What the task requires: For every record below, write out an exact copy.

===== Data records =====

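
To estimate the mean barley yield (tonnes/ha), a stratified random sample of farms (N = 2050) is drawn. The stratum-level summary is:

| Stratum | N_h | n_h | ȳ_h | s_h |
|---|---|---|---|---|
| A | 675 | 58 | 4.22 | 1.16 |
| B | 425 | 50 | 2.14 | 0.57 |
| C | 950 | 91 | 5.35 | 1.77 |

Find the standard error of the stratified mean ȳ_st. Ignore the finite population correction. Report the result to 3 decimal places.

V̂(ȳ_st) = Σ W_h² s_h²/n_h, with W_h = N_h/N and N = 2050:
  stratum A: (675/2050)²·1.16²/58 = 0.00251529
  stratum B: (425/2050)²·0.57²/50 = 0.000279286
  stratum C: (950/2050)²·1.77²/91 = 0.00739341
V̂(ȳ_st) = 0.010188
SE(ȳ_st) = √0.010188 = 0.100936

SE(ȳ_st) ≈ 0.101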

=====

Your solution:
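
To estimate the mean barley yield (tonnes/ha), a stratified random sample of farms (N = 2050) is drawn. The stratum-level summary is:

| Stratum | N_h | n_h | ȳ_h | s_h |
|---|---|---|---|---|
| A | 675 | 58 | 4.22 | 1.16 |
| B | 425 | 50 | 2.14 | 0.57 |
| C | 950 | 91 | 5.35 | 1.77 |

Find the standard error of the stratified mean ȳ_st. Ignore the finite population correction. Report the result to 3 decimal places.

V̂(ȳ_st) = Σ W_h² s_h²/n_h, with W_h = N_h/N and N = 2050:
  stratum A: (675/2050)²·1.16²/58 = 0.00251529
  stratum B: (425/2050)²·0.57²/50 = 0.000279286
  stratum C: (950/2050)²·1.77²/91 = 0.00739341
V̂(ȳ_st) = 0.010188
SE(ȳ_st) = √0.010188 = 0.100936

SE(ȳ_st) ≈ 0.101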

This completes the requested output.